Stored data entries

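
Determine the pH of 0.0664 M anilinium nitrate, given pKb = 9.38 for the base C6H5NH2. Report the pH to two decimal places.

C6H5NH3+ is the conjugate acid of the weak base C6H5NH2.
Kb = 10^(−9.38) = 4.17 × 10^-10
Ka = Kw/Kb = 1.0×10^-14 / 4.17 × 10^-10 = 2.40 × 10^-5
From the ICE table, Ka = [H+]²/(0.0664 − [H+]) = 2.40 × 10^-5.
Since Ka ≪ C₀, [H+] ≈ √(Ka·C₀) = 1.26 × 10^-3 M.
pH = −log(1.26 × 10^-3) = 2.90

pH = 2.90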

Work to complete: Word for word, write out every record.

Result of this task:
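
Determine the pH of 0.0664 M anilinium nitrate, given pKb = 9.38 for the base C6H5NH2. Report the pH to two decimal places.

C6H5NH3+ is the conjugate acid of the weak base C6H5NH2.
Kb = 10^(−9.38) = 4.17 × 10^-10
Ka = Kw/Kb = 1.0×10^-14 / 4.17 × 10^-10 = 2.40 × 10^-5
From the ICE table, Ka = [H+]²/(0.0664 − [H+]) = 2.40 × 10^-5.
Since Ka ≪ C₀, [H+] ≈ √(Ka·C₀) = 1.26 × 10^-3 M.
pH = −log(1.26 × 10^-3) = 2.90

pH = 2.90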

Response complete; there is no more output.